Task prompt - Retype each line below precisely.

Extracted material -

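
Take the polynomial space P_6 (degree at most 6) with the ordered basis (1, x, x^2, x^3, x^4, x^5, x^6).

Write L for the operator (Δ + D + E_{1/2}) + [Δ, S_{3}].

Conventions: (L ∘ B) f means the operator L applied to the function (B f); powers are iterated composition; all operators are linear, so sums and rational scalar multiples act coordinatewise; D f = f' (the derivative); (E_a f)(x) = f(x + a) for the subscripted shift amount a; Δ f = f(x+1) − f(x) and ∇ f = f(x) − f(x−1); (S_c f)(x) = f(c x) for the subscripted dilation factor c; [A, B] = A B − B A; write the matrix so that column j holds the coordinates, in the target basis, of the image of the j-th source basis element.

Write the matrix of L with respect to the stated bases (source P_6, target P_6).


image of 1: 1
image of x: x + 9/2
image of x^2: x^2 + 17x + 37/4
image of x^3: x^3 + (123/2)x^2 + (303/4)x + 217/8
image of x^4: x^4 + 226x^3 + (879/2)x^2 + (633/2)x + 1297/16
image of x^5: x^5 + (1645/2)x^4 + (4345/2)x^3 + (9405/4)x^2 + (19285/16)x + 7777/32
image of x^6: x^6 + 2931x^5 + (38955/4)x^4 + (28125/2)x^3 + (173055/16)x^2 + (69795/16)x + 46657/64
each image's coordinates form column j of the matrix

the matrix is [[1, 9/2, 37/4, 217/8, 1297/16, 7777/32, 46657/64]; [0, 1, 17, 303/4, 633/2, 19285/16, 69795/16]; [0, 0, 1, 123/2, 879/2, 9405/4, 173055/16]; [0, 0, 0, 1, 226, 4345/2, 28125/2]; [0, 0, 0, 0, 1, 1645/2, 38955/4]; [0, 0, 0, 0, 0, 1, 2931]; [0, 0, 0, 0, 0, 0, 1]] (rows listed top to bottom)


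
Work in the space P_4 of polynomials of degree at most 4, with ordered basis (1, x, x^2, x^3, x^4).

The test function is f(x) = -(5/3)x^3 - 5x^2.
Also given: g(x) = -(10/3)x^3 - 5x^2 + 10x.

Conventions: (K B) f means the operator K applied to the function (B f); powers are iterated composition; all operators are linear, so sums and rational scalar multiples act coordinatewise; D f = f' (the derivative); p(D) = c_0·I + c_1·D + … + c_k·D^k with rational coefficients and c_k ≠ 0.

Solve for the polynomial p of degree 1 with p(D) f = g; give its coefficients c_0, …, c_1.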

Reply to the exercise -
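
Take the polynomial space P_6 (degree at most 6) with the ordered basis (1, x, x^2, x^3, x^4, x^5, x^6).

Write L for the operator (Δ + D + E_{1/2}) + [Δ, S_{3}].

Conventions: (L ∘ B) f means the operator L applied to the function (B f); powers are iterated composition; all operators are linear, so sums and rational scalar multiples act coordinatewise; D f = f' (the derivative); (E_a f)(x) = f(x + a) for the subscripted shift amount a; Δ f = f(x+1) − f(x) and ∇ f = f(x) − f(x−1); (S_c f)(x) = f(c x) for the subscripted dilation factor c; [A, B] = A B − B A; write the matrix so that column j holds the coordinates, in the target basis, of the image of the j-th source basis element.

Write the matrix of L with respect to the stated bases (source P_6, target P_6).


image of 1: 1
image of x: x + 9/2
image of x^2: x^2 + 17x + 37/4
image of x^3: x^3 + (123/2)x^2 + (303/4)x + 217/8
image of x^4: x^4 + 226x^3 + (879/2)x^2 + (633/2)x + 1297/16
image of x^5: x^5 + (1645/2)x^4 + (4345/2)x^3 + (9405/4)x^2 + (19285/16)x + 7777/32
image of x^6: x^6 + 2931x^5 + (38955/4)x^4 + (28125/2)x^3 + (173055/16)x^2 + (69795/16)x + 46657/64
each image's coordinates form column j of the matrix

the matrix is [[1, 9/2, 37/4, 217/8, 1297/16, 7777/32, 46657/64]; [0, 1, 17, 303/4, 633/2, 19285/16, 69795/16]; [0, 0, 1, 123/2, 879/2, 9405/4, 173055/16]; [0, 0, 0, 1, 226, 4345/2, 28125/2]; [0, 0, 0, 0, 1, 1645/2, 38955/4]; [0, 0, 0, 0, 0, 1, 2931]; [0, 0, 0, 0, 0, 0, 1]] (rows listed top to bottom)


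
Work in the space P_4 of polynomials of degree at most 4, with ordered basis (1, x, x^2, x^3, x^4).

The test function is f(x) = -(5/3)x^3 - 5x^2.
Also given: g(x) = -(10/3)x^3 - 5x^2 + 10x.

Conventions: (K B) f means the operator K applied to the function (B f); powers are iterated composition; all operators are linear, so sums and rational scalar multiples act coordinatewise; D f = f' (the derivative); p(D) = c_0·I + c_1·D + … + c_k·D^k with rational coefficients and c_k ≠ 0.

Solve for the polynomial p of degree 1 with p(D) f = g; give its coefficients c_0, …, c_1.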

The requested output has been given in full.